### What you should do
Each record below needs to be written out exactly as it reads.

### Records
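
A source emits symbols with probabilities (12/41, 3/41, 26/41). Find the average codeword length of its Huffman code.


Huffman construction (repeatedly merge the two least-probable nodes; each merge adds 1 bit to every symbol beneath it): 3/41 + 12/41 = 15/41; 15/41 + 26/41 = 1. Resulting codeword lengths (in the order the probabilities were given): (2, 2, 1). L_avg = sum(p_i * l_i) = 12/41*2 + 3/41*2 + 26/41*1 = 56/41 = 1.3659

1.3659 bits


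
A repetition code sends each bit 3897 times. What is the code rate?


Rate = k/n = 1/3897

1/3897


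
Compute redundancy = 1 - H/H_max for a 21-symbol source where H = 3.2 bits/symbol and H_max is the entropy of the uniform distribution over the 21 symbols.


H_max = log2(K) = log2(21) = 4.3923 bits/symbol. Redundancy = 1 - H/H_max = 1 - 3.2/4.3923 = 1 - 0.7285 = 0.2715

0.2715


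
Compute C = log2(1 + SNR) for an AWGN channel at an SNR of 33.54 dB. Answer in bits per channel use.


SNR_linear = 10^(33.54/10) = 2259.4358; C = log2(1 + SNR_linear) = log2(1 + 2259.4358) = 11.1424

11.1424 bits/channel use


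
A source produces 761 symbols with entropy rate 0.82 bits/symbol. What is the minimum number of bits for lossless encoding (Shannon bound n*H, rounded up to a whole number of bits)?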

### Solution
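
A source emits symbols with probabilities (12/41, 3/41, 26/41). Find the average codeword length of its Huffman code.


Huffman construction (repeatedly merge the two least-probable nodes; each merge adds 1 bit to every symbol beneath it): 3/41 + 12/41 = 15/41; 15/41 + 26/41 = 1. Resulting codeword lengths (in the order the probabilities were given): (2, 2, 1). L_avg = sum(p_i * l_i) = 12/41*2 + 3/41*2 + 26/41*1 = 56/41 = 1.3659

1.3659 bits


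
A repetition code sends each bit 3897 times. What is the code rate?


Rate = k/n = 1/3897

1/3897


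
Compute redundancy = 1 - H/H_max for a 21-symbol source where H = 3.2 bits/symbol and H_max is the entropy of the uniform distribution over the 21 symbols.


H_max = log2(K) = log2(21) = 4.3923 bits/symbol. Redundancy = 1 - H/H_max = 1 - 3.2/4.3923 = 1 - 0.7285 = 0.2715

0.2715


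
Compute C = log2(1 + SNR) for an AWGN channel at an SNR of 33.54 dB. Answer in bits per channel use.


SNR_linear = 10^(33.54/10) = 2259.4358; C = log2(1 + SNR_linear) = log2(1 + 2259.4358) = 11.1424

11.1424 bits/channel use


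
A source produces 761 symbols with entropy rate 0.82 bits/symbol. What is the minimum number of bits for lossless encoding (Shannon bound n*H, rounded up to a whole number of bits)?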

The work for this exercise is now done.